- What is expected -
From the entries below, retype only the lines from the one with "4 \cdot 14$?" through the one with "Answer: 233315/3581642 - 1824*I*√6", exactly as written.

[Stored data]
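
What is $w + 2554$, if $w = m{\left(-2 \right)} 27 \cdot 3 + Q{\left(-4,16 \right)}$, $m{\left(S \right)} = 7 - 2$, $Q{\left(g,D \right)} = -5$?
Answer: $2954$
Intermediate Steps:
$m{\left(S \right)} = 5$ ($m{\left(S \right)} = 7 - 2 = 5$)
$w = 400$ ($w = 5 \cdot 27 \cdot 3 - 5 = 5 \cdot 81 - 5 = 405 - 5 = 400$)
$w + 2554 = 400 + 2554 = 2954$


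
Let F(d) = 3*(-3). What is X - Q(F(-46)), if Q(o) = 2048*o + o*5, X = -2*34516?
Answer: -50555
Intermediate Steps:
F(d) = -9
X = -69032
Q(o) = 2053*o (Q(o) = 2048*o + 5*o = 2053*o)
X - Q(F(-46)) = -69032 - 2053*(-9) = -69032 - 1*(-18477) = -69032 + 18477 = -50555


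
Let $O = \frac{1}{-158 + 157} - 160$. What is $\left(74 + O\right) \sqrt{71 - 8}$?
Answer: $- 261 \sqrt{7} \approx -690.54$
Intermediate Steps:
$O = -161$ ($O = \frac{1}{-1} - 160 = -1 - 160 = -161$)
$\left(74 + O\right) \sqrt{71 - 8} = \left(74 - 161\right) \sqrt{71 - 8} = - 87 \sqrt{63} = - 87 \cdot 3 \sqrt{7} = - 261 \sqrt{7}$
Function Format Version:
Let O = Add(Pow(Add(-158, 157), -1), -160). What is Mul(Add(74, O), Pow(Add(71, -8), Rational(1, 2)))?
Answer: Mul(-261, Pow(7, Rational(1, 2))) ≈ -690.54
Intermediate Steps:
O = -161 (O = Add(Pow(-1, -1), -160) = Add(-1, -160) = -161)
Mul(Add(74, O), Pow(Add(71, -8), Rational(1, 2))) = Mul(Add(74, -161), Pow(Add(71, -8), Rational(1, 2))) = Mul(-87, Pow(63, Rational(1, 2))) = Mul(-87, Mul(3, Pow(7, Rational(1, 2)))) = Mul(-261, Pow(7, Rational(1, 2)))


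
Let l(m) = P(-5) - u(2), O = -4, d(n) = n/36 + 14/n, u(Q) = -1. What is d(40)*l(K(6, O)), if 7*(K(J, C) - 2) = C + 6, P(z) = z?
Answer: -263/45 ≈ -5.8444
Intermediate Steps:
d(n) = 14/n + n/36 (d(n) = n*(1/36) + 14/n = n/36 + 14/n = 14/n + n/36)
K(J, C) = 20/7 + C/7 (K(J, C) = 2 + (C + 6)/7 = 2 + (6 + C)/7 = 2 + (6/7 + C/7) = 20/7 + C/7)
l(m) = -4 (l(m) = -5 - 1*(-1) = -5 + 1 = -4)
d(40)*l(K(6, O)) = (14/40 + (1/36)*40)*(-4) = (14*(1/40) + 10/9)*(-4) = (7/20 + 10/9)*(-4) = (263/180)*(-4) = -263/45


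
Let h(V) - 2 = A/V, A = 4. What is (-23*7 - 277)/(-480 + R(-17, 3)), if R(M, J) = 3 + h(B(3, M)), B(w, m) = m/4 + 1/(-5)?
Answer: 38982/42355 ≈ 0.92036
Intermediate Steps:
B(w, m) = -⅕ + m/4 (B(w, m) = m*(¼) + 1*(-⅕) = m/4 - ⅕ = -⅕ + m/4)
h(V) = 2 + 4/V
R(M, J) = 5 + 4/(-⅕ + M/4) (R(M, J) = 3 + (2 + 4/(-⅕ + M/4)) = 5 + 4/(-⅕ + M/4))
(-23*7 - 277)/(-480 + R(-17, 3)) = (-23*7 - 277)/(-480 + 5*(12 + 5*(-17))/(-4 + 5*(-17))) = (-161 - 277)/(-480 + 5*(12 - 85)/(-4 - 85)) = -438/(-480 + 5*(-73)/(-89)) = -438/(-480 + 5*(-1/89)*(-73)) = -438/(-480 + 365/89) = -438/(-42355/89) = -438*(-89/42355) = 38982/42355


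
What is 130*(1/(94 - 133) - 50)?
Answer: -19510/3 ≈ -6503.3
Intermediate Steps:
130*(1/(94 - 133) - 50) = 130*(1/(-39) - 50) = 130*(-1/39 - 50) = 130*(-1951/39) = -19510/3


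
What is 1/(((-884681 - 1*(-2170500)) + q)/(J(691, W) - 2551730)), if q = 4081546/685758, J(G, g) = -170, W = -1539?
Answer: -437496460050/220441186837 ≈ -1.9846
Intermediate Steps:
q = 2040773/342879 (q = 4081546*(1/685758) = 2040773/342879 ≈ 5.9519)
1/(((-884681 - 1*(-2170500)) + q)/(J(691, W) - 2551730)) = 1/(((-884681 - 1*(-2170500)) + 2040773/342879)/(-170 - 2551730)) = 1/(((-884681 + 2170500) + 2040773/342879)/(-2551900)) = 1/((1285819 + 2040773/342879)*(-1/2551900)) = 1/((440882373674/342879)*(-1/2551900)) = 1/(-220441186837/437496460050) = -437496460050/220441186837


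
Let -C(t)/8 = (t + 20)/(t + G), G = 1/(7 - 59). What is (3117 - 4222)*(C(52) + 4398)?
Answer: -256919910/53 ≈ -4.8475e+6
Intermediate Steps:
G = -1/52 (G = 1/(-52) = -1/52 ≈ -0.019231)
C(t) = -8*(20 + t)/(-1/52 + t) (C(t) = -8*(t + 20)/(t - 1/52) = -8*(20 + t)/(-1/52 + t))
(3117 - 4222)*(C(52) + 4398) = (3117 - 4222)*(416*(-20 - 1*52)/(-1 + 52*52) + 4398) = -1105*(416*(-20 - 52)/(-1 + 2704) + 4398) = -1105*(416*(-72)/2703 + 4398) = -1105*(416*(1/2703)*(-72) + 4398) = -1105*(-9984/901 + 4398) = -1105*3952614/901 = -256919910/53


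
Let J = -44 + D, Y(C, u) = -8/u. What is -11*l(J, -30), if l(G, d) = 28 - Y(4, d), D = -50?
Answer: -4576/15 ≈ -305.07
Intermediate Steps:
J = -94 (J = -44 - 50 = -94)
l(G, d) = 28 + 8/d (l(G, d) = 28 - (-8)/d = 28 + 8/d)
-11*l(J, -30) = -11*(28 + 8/(-30)) = -11*(28 + 8*(-1/30)) = -11*(28 - 4/15) = -11*416/15 = -4576/15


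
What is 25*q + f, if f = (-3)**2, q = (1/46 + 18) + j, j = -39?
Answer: -23711/46 ≈ -515.46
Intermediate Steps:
q = -965/46 (q = (1/46 + 18) - 39 = 829/46 - 39 = -965/46 ≈ -20.978)
f = 9
25*q + f = 25*(-965/46) + 9 = -24125/46 + 9 = -23711/46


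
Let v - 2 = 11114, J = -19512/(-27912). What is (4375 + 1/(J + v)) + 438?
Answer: 62225935336/12928721 ≈ 4813.0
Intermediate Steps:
J = 813/1163 (J = -19512*(-1/27912) = 813/1163 ≈ 0.69905)
v = 11116 (v = 2 + 11114 = 11116)
(4375 + 1/(J + v)) + 438 = (4375 + 1/(813/1163 + 11116)) + 438 = (4375 + 1/(12928721/1163)) + 438 = (4375 + 1163/12928721) + 438 = 56563155538/12928721 + 438 = 62225935336/12928721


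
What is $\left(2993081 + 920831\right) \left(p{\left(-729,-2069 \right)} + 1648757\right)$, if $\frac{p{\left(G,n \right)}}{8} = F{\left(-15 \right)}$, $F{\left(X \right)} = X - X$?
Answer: $6453089807384$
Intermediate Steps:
$F{\left(X \right)} = 0$
$p{\left(G,n \right)} = 0$ ($p{\left(G,n \right)} = 8 \cdot 0 = 0$)
$\left(2993081 + 920831\right) \left(p{\left(-729,-2069 \right)} + 1648757\right) = \left(2993081 + 920831\right) \left(0 + 1648757\right) = 3913912 \cdot 1648757 = 6453089807384$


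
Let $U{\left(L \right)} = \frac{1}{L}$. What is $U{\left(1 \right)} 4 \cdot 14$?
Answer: $56$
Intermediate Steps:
$U{\left(1 \right)} 4 \cdot 14 = 1^{-1} \cdot 4 \cdot 14 = 1 \cdot 4 \cdot 14 = 4 \cdot 14 = 56$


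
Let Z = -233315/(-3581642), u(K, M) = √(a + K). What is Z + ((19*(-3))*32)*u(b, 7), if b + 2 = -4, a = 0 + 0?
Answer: 233315/3581642 - 1824*I*√6 ≈ 0.065142 - 4467.9*I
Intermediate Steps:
a = 0
b = -6 (b = -2 - 4 = -6)
u(K, M) = √K (u(K, M) = √(0 + K) = √K)
Z = 233315/3581642 (Z = -233315*(-1/3581642) = 233315/3581642 ≈ 0.065142)
Z + ((19*(-3))*32)*u(b, 7) = 233315/3581642 + ((19*(-3))*32)*√(-6) = 233315/3581642 + (-57*32)*(I*√6) = 233315/3581642 - 1824*I*√6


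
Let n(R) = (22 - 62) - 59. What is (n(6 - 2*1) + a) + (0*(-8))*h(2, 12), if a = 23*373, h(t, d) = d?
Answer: 8480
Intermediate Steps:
a = 8579
n(R) = -99 (n(R) = -40 - 59 = -99)
(n(6 - 2*1) + a) + (0*(-8))*h(2, 12) = (-99 + 8579) + (0*(-8))*12 = 8480 + 0*12 = 8480 + 0 = 8480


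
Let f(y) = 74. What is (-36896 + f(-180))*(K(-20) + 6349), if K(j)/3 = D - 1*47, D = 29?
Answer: -231794490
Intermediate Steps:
K(j) = -54 (K(j) = 3*(29 - 1*47) = 3*(29 - 47) = 3*(-18) = -54)
(-36896 + f(-180))*(K(-20) + 6349) = (-36896 + 74)*(-54 + 6349) = -36822*6295 = -231794490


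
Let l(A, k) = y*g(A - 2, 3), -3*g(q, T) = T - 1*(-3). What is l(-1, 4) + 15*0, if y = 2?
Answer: -4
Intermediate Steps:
g(q, T) = -1 - T/3 (g(q, T) = -(T - 1*(-3))/3 = -(T + 3)/3 = -(3 + T)/3 = -1 - T/3)
l(A, k) = -4 (l(A, k) = 2*(-1 - 1/3*3) = 2*(-1 - 1) = 2*(-2) = -4)
l(-1, 4) + 15*0 = -4 + 15*0 = -4 + 0 = -4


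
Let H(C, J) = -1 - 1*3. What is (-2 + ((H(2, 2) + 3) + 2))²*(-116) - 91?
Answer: -207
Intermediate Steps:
H(C, J) = -4 (H(C, J) = -1 - 3 = -4)
(-2 + ((H(2, 2) + 3) + 2))²*(-116) - 91 = (-2 + ((-4 + 3) + 2))²*(-116) - 91 = (-2 + (-1 + 2))²*(-116) - 91 = (-2 + 1)²*(-116) - 91 = (-1)²*(-116) - 91 = 1*(-116) - 91 = -116 - 91 = -207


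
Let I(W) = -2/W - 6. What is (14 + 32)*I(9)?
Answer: -2576/9 ≈ -286.22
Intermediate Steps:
I(W) = -6 - 2/W
(14 + 32)*I(9) = (14 + 32)*(-6 - 2/9) = 46*(-6 - 2*1/9) = 46*(-6 - 2/9) = 46*(-56/9) = -2576/9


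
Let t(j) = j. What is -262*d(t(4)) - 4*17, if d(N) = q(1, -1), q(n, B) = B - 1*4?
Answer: 1242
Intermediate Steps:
q(n, B) = -4 + B (q(n, B) = B - 4 = -4 + B)
d(N) = -5 (d(N) = -4 - 1 = -5)
-262*d(t(4)) - 4*17 = -262*(-5) - 4*17 = 1310 - 68 = 1242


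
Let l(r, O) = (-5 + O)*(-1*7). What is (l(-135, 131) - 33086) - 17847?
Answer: -51815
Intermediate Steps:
l(r, O) = 35 - 7*O (l(r, O) = (-5 + O)*(-7) = 35 - 7*O)
(l(-135, 131) - 33086) - 17847 = ((35 - 7*131) - 33086) - 17847 = ((35 - 917) - 33086) - 17847 = (-882 - 33086) - 17847 = -33968 - 17847 = -51815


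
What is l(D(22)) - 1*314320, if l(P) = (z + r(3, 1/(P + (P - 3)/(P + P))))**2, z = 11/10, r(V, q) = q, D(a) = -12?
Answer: -260287543759/828100 ≈ -3.1432e+5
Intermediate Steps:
z = 11/10 (z = 11*(1/10) = 11/10 ≈ 1.1000)
l(P) = (11/10 + 1/(P + (-3 + P)/(2*P)))**2 (l(P) = (11/10 + 1/(P + (P - 3)/(P + P)))**2 = (11/10 + 1/(P + (-3 + P)/((2*P))))**2 = (11/10 + 1/(P + (-3 + P)*(1/(2*P))))**2 = (11/10 + 1/(P + (-3 + P)/(2*P)))**2)
l(D(22)) - 1*314320 = (-33 + 22*(-12)**2 + 31*(-12))**2/(100*(-3 - 12 + 2*(-12)**2)**2) - 1*314320 = (-33 + 22*144 - 372)**2/(100*(-3 - 12 + 2*144)**2) - 314320 = (-33 + 3168 - 372)**2/(100*(-3 - 12 + 288)**2) - 314320 = (1/100)*2763**2/273**2 - 314320 = (1/100)*7634169*(1/74529) - 314320 = 848241/828100 - 314320 = -260287543759/828100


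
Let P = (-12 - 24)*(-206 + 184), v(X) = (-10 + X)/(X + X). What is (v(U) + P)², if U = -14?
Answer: 30802500/49 ≈ 6.2862e+5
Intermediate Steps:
v(X) = (-10 + X)/(2*X) (v(X) = (-10 + X)/((2*X)) = (-10 + X)*(1/(2*X)) = (-10 + X)/(2*X))
P = 792 (P = -36*(-22) = 792)
(v(U) + P)² = ((½)*(-10 - 14)/(-14) + 792)² = ((½)*(-1/14)*(-24) + 792)² = (6/7 + 792)² = (5550/7)² = 30802500/49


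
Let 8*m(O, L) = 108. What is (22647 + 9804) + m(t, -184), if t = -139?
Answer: 64929/2 ≈ 32465.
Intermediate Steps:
m(O, L) = 27/2 (m(O, L) = (⅛)*108 = 27/2)
(22647 + 9804) + m(t, -184) = (22647 + 9804) + 27/2 = 32451 + 27/2 = 64929/2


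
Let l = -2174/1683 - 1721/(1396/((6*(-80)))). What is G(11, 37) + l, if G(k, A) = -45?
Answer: 320382919/587367 ≈ 545.46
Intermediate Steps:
l = 346814434/587367 (l = -2174*1/1683 - 1721/(1396/(-480)) = -2174/1683 - 1721/(1396*(-1/480)) = -2174/1683 - 1721/(-349/120) = -2174/1683 - 1721*(-120/349) = -2174/1683 + 206520/349 = 346814434/587367 ≈ 590.46)
G(11, 37) + l = -45 + 346814434/587367 = 320382919/587367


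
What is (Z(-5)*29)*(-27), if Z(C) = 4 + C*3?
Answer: 8613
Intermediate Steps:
Z(C) = 4 + 3*C
(Z(-5)*29)*(-27) = ((4 + 3*(-5))*29)*(-27) = ((4 - 15)*29)*(-27) = -11*29*(-27) = -319*(-27) = 8613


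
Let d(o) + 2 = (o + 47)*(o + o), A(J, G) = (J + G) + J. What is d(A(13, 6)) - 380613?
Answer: -375559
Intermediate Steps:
A(J, G) = G + 2*J (A(J, G) = (G + J) + J = G + 2*J)
d(o) = -2 + 2*o*(47 + o) (d(o) = -2 + (o + 47)*(o + o) = -2 + (47 + o)*(2*o) = -2 + 2*o*(47 + o))
d(A(13, 6)) - 380613 = (-2 + 2*(6 + 2*13)² + 94*(6 + 2*13)) - 380613 = (-2 + 2*(6 + 26)² + 94*(6 + 26)) - 380613 = (-2 + 2*32² + 94*32) - 380613 = (-2 + 2*1024 + 3008) - 380613 = (-2 + 2048 + 3008) - 380613 = 5054 - 380613 = -375559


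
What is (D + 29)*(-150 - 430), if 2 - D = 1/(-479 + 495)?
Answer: -71775/4 ≈ -17944.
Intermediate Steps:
D = 31/16 (D = 2 - 1/(-479 + 495) = 2 - 1/16 = 31/16 ≈ 1.9375)
(D + 29)*(-150 - 430) = (31/16 + 29)*(-150 - 430) = (495/16)*(-580) = -71775/4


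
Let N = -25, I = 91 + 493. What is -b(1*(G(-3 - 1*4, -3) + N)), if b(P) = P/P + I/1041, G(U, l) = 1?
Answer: -1625/1041 ≈ -1.5610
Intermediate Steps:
I = 584
b(P) = 1625/1041 (b(P) = P/P + 584/1041 = 1 + 584*(1/1041) = 1 + 584/1041 = 1625/1041)
-b(1*(G(-3 - 1*4, -3) + N)) = -1*1625/1041 = -1625/1041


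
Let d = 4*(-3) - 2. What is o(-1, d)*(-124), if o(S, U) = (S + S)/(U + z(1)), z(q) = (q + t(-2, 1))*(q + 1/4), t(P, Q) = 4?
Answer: -32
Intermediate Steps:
z(q) = (4 + q)*(¼ + q) (z(q) = (q + 4)*(q + 1/4) = (4 + q)*(q + ¼) = (4 + q)*(¼ + q))
d = -14 (d = -12 - 2 = -14)
o(S, U) = 2*S/(25/4 + U) (o(S, U) = (S + S)/(U + (1 + 1² + (17/4)*1)) = (2*S)/(U + (1 + 1 + 17/4)) = (2*S)/(U + 25/4) = (2*S)/(25/4 + U) = 2*S/(25/4 + U))
o(-1, d)*(-124) = (8*(-1)/(25 + 4*(-14)))*(-124) = (8*(-1)/(25 - 56))*(-124) = (8*(-1)/(-31))*(-124) = (8*(-1)*(-1/31))*(-124) = (8/31)*(-124) = -32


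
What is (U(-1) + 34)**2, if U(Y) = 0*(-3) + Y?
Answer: 1089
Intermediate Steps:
U(Y) = Y (U(Y) = 0 + Y = Y)
(U(-1) + 34)**2 = (-1 + 34)**2 = 33**2 = 1089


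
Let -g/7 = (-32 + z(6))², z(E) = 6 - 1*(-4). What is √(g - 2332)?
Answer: 2*I*√1430 ≈ 75.631*I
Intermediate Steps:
z(E) = 10 (z(E) = 6 + 4 = 10)
g = -3388 (g = -7*(-32 + 10)² = -7*(-22)² = -7*484 = -3388)
√(g - 2332) = √(-3388 - 2332) = √(-5720) = 2*I*√1430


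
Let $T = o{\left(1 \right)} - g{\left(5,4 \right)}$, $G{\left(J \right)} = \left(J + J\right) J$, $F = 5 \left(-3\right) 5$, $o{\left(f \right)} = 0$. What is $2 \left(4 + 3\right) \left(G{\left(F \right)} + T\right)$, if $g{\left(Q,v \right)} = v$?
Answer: $157444$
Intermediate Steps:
$F = -75$ ($F = \left(-15\right) 5 = -75$)
$G{\left(J \right)} = 2 J^{2}$ ($G{\left(J \right)} = 2 J J = 2 J^{2}$)
$T = -4$ ($T = 0 - 4 = -4$)
$2 \left(4 + 3\right) \left(G{\left(F \right)} + T\right) = 2 \left(4 + 3\right) \left(2 \left(-75\right)^{2} - 4\right) = 2 \cdot 7 \left(2 \cdot 5625 - 4\right) = 14 \left(11250 - 4\right) = 14 \cdot 11246 = 157444$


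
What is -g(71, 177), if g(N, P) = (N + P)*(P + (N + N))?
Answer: -79112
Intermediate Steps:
g(N, P) = (N + P)*(P + 2*N)
-g(71, 177) = -(177**2 + 2*71**2 + 3*71*177) = -(31329 + 2*5041 + 37701) = -(31329 + 10082 + 37701) = -1*79112 = -79112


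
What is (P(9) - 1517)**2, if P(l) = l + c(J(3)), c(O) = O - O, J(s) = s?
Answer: 2274064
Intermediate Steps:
c(O) = 0
P(l) = l (P(l) = l + 0 = l)
(P(9) - 1517)**2 = (9 - 1517)**2 = (-1508)**2 = 2274064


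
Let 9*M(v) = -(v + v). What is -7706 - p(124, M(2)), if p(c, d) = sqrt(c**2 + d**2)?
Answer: -7706 - 4*sqrt(77842)/9 ≈ -7830.0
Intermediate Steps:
M(v) = -2*v/9 (M(v) = (-(v + v))/9 = (-2*v)/9 = -2*v/9)
-7706 - p(124, M(2)) = -7706 - sqrt(124**2 + (-2/9*2)**2) = -7706 - sqrt(15376 + (-4/9)**2) = -7706 - sqrt(15376 + 16/81) = -7706 - sqrt(1245472/81) = -7706 - 4*sqrt(77842)/9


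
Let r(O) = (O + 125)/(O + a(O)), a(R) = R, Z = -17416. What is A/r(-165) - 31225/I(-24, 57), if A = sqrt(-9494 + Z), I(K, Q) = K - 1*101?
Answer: 1249/5 + 99*I*sqrt(2990)/4 ≈ 249.8 + 1353.4*I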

- Response to this task -
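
Let $U{\left(L \right)} = \frac{1}{L}$. What is $U{\left(1 \right)} 4 \cdot 14$?
Answer: $56$
Intermediate Steps:
$U{\left(1 \right)} 4 \cdot 14 = 1^{-1} \cdot 4 \cdot 14 = 1 \cdot 4 \cdot 14 = 4 \cdot 14 = 56$


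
Let Z = -233315/(-3581642), u(K, M) = √(a + K). What is Z + ((19*(-3))*32)*u(b, 7), if b + 2 = -4, a = 0 + 0?
Answer: 233315/3581642 - 1824*I*√6 ≈ 0.065142 - 4467.9*I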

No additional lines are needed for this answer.